[Collected data entries]
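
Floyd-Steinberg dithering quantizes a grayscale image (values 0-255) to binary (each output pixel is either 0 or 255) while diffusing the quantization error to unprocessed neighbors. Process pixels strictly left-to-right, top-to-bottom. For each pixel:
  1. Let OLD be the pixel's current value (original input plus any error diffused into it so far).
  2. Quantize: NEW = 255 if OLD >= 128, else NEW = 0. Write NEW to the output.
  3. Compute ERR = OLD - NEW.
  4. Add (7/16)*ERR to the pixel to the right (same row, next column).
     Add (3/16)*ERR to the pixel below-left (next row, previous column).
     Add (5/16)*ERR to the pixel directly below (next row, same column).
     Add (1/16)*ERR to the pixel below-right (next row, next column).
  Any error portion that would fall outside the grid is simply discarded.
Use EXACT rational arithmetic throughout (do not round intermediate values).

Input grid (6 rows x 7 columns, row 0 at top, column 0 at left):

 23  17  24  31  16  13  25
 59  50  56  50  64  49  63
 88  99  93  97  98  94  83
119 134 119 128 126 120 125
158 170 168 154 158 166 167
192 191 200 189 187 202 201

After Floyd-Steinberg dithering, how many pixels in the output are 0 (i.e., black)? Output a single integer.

(0,0): OLD=23 → NEW=0, ERR=23
(0,1): OLD=433/16 → NEW=0, ERR=433/16
(0,2): OLD=9175/256 → NEW=0, ERR=9175/256
(0,3): OLD=191201/4096 → NEW=0, ERR=191201/4096
(0,4): OLD=2386983/65536 → NEW=0, ERR=2386983/65536
(0,5): OLD=30340369/1048576 → NEW=0, ERR=30340369/1048576
(0,6): OLD=631812983/16777216 → NEW=0, ERR=631812983/16777216
(1,0): OLD=18243/256 → NEW=0, ERR=18243/256
(1,1): OLD=200277/2048 → NEW=0, ERR=200277/2048
(1,2): OLD=7892345/65536 → NEW=0, ERR=7892345/65536
(1,3): OLD=33120261/262144 → NEW=0, ERR=33120261/262144
(1,4): OLD=2332036335/16777216 → NEW=255, ERR=-1946153745/16777216
(1,5): OLD=2231998623/134217728 → NEW=0, ERR=2231998623/134217728
(1,6): OLD=180071546737/2147483648 → NEW=0, ERR=180071546737/2147483648
(2,0): OLD=4214135/32768 → NEW=255, ERR=-4141705/32768
(2,1): OLD=106216717/1048576 → NEW=0, ERR=106216717/1048576
(2,2): OLD=3435170663/16777216 → NEW=255, ERR=-843019417/16777216
(2,3): OLD=13458782959/134217728 → NEW=0, ERR=13458782959/134217728
(2,4): OLD=125236148959/1073741824 → NEW=0, ERR=125236148959/1073741824
(2,5): OLD=5452788342709/34359738368 → NEW=255, ERR=-3308944941131/34359738368
(2,6): OLD=37444233351235/549755813888 → NEW=0, ERR=37444233351235/549755813888
(3,0): OLD=1652466055/16777216 → NEW=0, ERR=1652466055/16777216
(3,1): OLD=25692669819/134217728 → NEW=255, ERR=-8532850821/134217728
(3,2): OLD=108035955169/1073741824 → NEW=0, ERR=108035955169/1073741824
(3,3): OLD=953845366071/4294967296 → NEW=255, ERR=-141371294409/4294967296
(3,4): OLD=74908837510535/549755813888 → NEW=255, ERR=-65278895030905/549755813888
(3,5): OLD=255158455239429/4398046511104 → NEW=0, ERR=255158455239429/4398046511104
(3,6): OLD=11656426590468635/70368744177664 → NEW=255, ERR=-6287603174835685/70368744177664
(4,0): OLD=379802506121/2147483648 → NEW=255, ERR=-167805824119/2147483648
(4,1): OLD=4843618074101/34359738368 → NEW=255, ERR=-3918115209739/34359738368
(4,2): OLD=76640602216059/549755813888 → NEW=255, ERR=-63547130325381/549755813888
(4,3): OLD=339384254337209/4398046511104 → NEW=0, ERR=339384254337209/4398046511104
(4,4): OLD=5751753359719323/35184372088832 → NEW=255, ERR=-3220261522932837/35184372088832
(4,5): OLD=135009891545507291/1125899906842624 → NEW=0, ERR=135009891545507291/1125899906842624
(4,6): OLD=3515786102456481389/18014398509481984 → NEW=255, ERR=-1077885517461424531/18014398509481984
(5,0): OLD=80374304707759/549755813888 → NEW=255, ERR=-59813427833681/549755813888
(5,1): OLD=357155436838117/4398046511104 → NEW=0, ERR=357155436838117/4398046511104
(5,2): OLD=7274292848274707/35184372088832 → NEW=255, ERR=-1697722034377453/35184372088832
(5,3): OLD=47180528109925631/281474976710656 → NEW=255, ERR=-24595590951291649/281474976710656
(5,4): OLD=2656686174714558293/18014398509481984 → NEW=255, ERR=-1936985445203347627/18014398509481984
(5,5): OLD=25290999368868518021/144115188075855872 → NEW=255, ERR=-11458373590474729339/144115188075855872
(5,6): OLD=357431675137997330987/2305843009213693952 → NEW=255, ERR=-230558292211494626773/2305843009213693952
Output grid:
  Row 0: .......  (7 black, running=7)
  Row 1: ....#..  (6 black, running=13)
  Row 2: #.#..#.  (4 black, running=17)
  Row 3: .#.##.#  (3 black, running=20)
  Row 4: ###.#.#  (2 black, running=22)
  Row 5: #.#####  (1 black, running=23)

Answer: 23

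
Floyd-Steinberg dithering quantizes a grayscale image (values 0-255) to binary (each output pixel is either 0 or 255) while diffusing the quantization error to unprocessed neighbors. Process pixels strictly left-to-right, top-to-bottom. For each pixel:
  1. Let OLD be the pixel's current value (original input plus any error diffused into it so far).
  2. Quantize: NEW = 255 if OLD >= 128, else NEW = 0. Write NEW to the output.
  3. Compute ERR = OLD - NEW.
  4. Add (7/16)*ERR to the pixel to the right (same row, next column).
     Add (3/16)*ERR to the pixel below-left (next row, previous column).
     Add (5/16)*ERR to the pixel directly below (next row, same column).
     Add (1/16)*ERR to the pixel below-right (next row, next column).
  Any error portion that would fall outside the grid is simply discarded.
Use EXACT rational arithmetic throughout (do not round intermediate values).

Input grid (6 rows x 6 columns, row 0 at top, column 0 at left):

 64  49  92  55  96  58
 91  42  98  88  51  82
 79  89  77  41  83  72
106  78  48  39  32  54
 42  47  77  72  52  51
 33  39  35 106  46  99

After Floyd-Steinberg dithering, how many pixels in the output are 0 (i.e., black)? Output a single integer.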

▶ _WORK ORDER_: Look above for the line containing "158 170 168 154 158 166 167" and the line containing "192 191 200 189 187 202 201". Transcribe both, with the lines between them, exactly.

▶ _PROBLEM SOLUTION_:
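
158 170 168 154 158 166 167
192 191 200 189 187 202 201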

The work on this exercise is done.